WHAT IS NEEDED:
Reproduce all entries word for word.

ENTRIES SUPPLIED:
-------
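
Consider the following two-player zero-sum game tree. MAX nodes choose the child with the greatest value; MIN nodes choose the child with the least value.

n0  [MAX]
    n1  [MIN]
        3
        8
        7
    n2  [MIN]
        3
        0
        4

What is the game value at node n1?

n1 (MIN): min(3, 8, 7) = 3

3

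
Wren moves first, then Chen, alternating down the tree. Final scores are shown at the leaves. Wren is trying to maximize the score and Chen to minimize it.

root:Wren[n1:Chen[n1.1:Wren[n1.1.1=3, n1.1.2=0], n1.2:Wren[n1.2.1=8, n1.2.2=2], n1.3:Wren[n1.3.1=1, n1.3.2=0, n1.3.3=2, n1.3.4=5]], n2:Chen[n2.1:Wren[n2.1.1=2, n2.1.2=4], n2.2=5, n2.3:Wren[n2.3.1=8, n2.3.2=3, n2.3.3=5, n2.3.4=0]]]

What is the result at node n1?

n1.1 (Wren): max(3, 0) = 3
n1.2 (Wren): max(8, 2) = 8
n1.3 (Wren): max(1, 0, 2, 5) = 5
n1 (Chen): min(3, 8, 5) = 3

3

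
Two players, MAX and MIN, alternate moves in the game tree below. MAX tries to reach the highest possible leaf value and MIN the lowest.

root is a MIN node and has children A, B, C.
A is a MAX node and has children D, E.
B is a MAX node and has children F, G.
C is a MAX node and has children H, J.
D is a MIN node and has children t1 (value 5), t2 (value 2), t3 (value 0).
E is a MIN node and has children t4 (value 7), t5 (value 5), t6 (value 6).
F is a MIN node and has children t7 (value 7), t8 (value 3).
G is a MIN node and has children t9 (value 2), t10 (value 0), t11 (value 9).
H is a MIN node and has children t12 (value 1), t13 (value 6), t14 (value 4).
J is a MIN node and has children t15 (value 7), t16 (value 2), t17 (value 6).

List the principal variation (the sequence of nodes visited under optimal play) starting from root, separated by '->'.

D (MIN): min(5, 2, 0) = 0
E (MIN): min(7, 5, 6) = 5
A (MAX): max(0, 5) = 5
F (MIN): min(7, 3) = 3
G (MIN): min(2, 0, 9) = 0
B (MAX): max(3, 0) = 3
H (MIN): min(1, 6, 4) = 1
J (MIN): min(7, 2, 6) = 2
C (MAX): max(1, 2) = 2
root (MIN): min(5, 3, 2) = 2
At root, MIN picks C (lowest: 2).
At C, MAX picks J (highest: 2).
At J, MIN picks t16 (lowest: 2).
Terminal value 2.

root -> C -> J -> t16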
-------
ANSWER TO THIS EXERCISE:
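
Consider the following two-player zero-sum game tree. MAX nodes choose the child with the greatest value; MIN nodes choose the child with the least value.

n0  [MAX]
    n1  [MIN]
        3
        8
        7
    n2  [MIN]
        3
        0
        4

What is the game value at node n1?

n1 (MIN): min(3, 8, 7) = 3

3

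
Wren moves first, then Chen, alternating down the tree. Final scores are shown at the leaves. Wren is trying to maximize the score and Chen to minimize it.

root:Wren[n1:Chen[n1.1:Wren[n1.1.1=3, n1.1.2=0], n1.2:Wren[n1.2.1=8, n1.2.2=2], n1.3:Wren[n1.3.1=1, n1.3.2=0, n1.3.3=2, n1.3.4=5]], n2:Chen[n2.1:Wren[n2.1.1=2, n2.1.2=4], n2.2=5, n2.3:Wren[n2.3.1=8, n2.3.2=3, n2.3.3=5, n2.3.4=0]]]

What is the result at node n1?

n1.1 (Wren): max(3, 0) = 3
n1.2 (Wren): max(8, 2) = 8
n1.3 (Wren): max(1, 0, 2, 5) = 5
n1 (Chen): min(3, 8, 5) = 3

3

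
Two players, MAX and MIN, alternate moves in the game tree below. MAX tries to reach the highest possible leaf value and MIN the lowest.

root is a MIN node and has children A, B, C.
A is a MAX node and has children D, E.
B is a MAX node and has children F, G.
C is a MAX node and has children H, J.
D is a MIN node and has children t1 (value 5), t2 (value 2), t3 (value 0).
E is a MIN node and has children t4 (value 7), t5 (value 5), t6 (value 6).
F is a MIN node and has children t7 (value 7), t8 (value 3).
G is a MIN node and has children t9 (value 2), t10 (value 0), t11 (value 9).
H is a MIN node and has children t12 (value 1), t13 (value 6), t14 (value 4).
J is a MIN node and has children t15 (value 7), t16 (value 2), t17 (value 6).

List the principal variation (the sequence of nodes visited under optimal play) starting from root, separated by '->'.

D (MIN): min(5, 2, 0) = 0
E (MIN): min(7, 5, 6) = 5
A (MAX): max(0, 5) = 5
F (MIN): min(7, 3) = 3
G (MIN): min(2, 0, 9) = 0
B (MAX): max(3, 0) = 3
H (MIN): min(1, 6, 4) = 1
J (MIN): min(7, 2, 6) = 2
C (MAX): max(1, 2) = 2
root (MIN): min(5, 3, 2) = 2
At root, MIN picks C (lowest: 2).
At C, MAX picks J (highest: 2).
At J, MIN picks t16 (lowest: 2).
Terminal value 2.

root -> C -> J -> t16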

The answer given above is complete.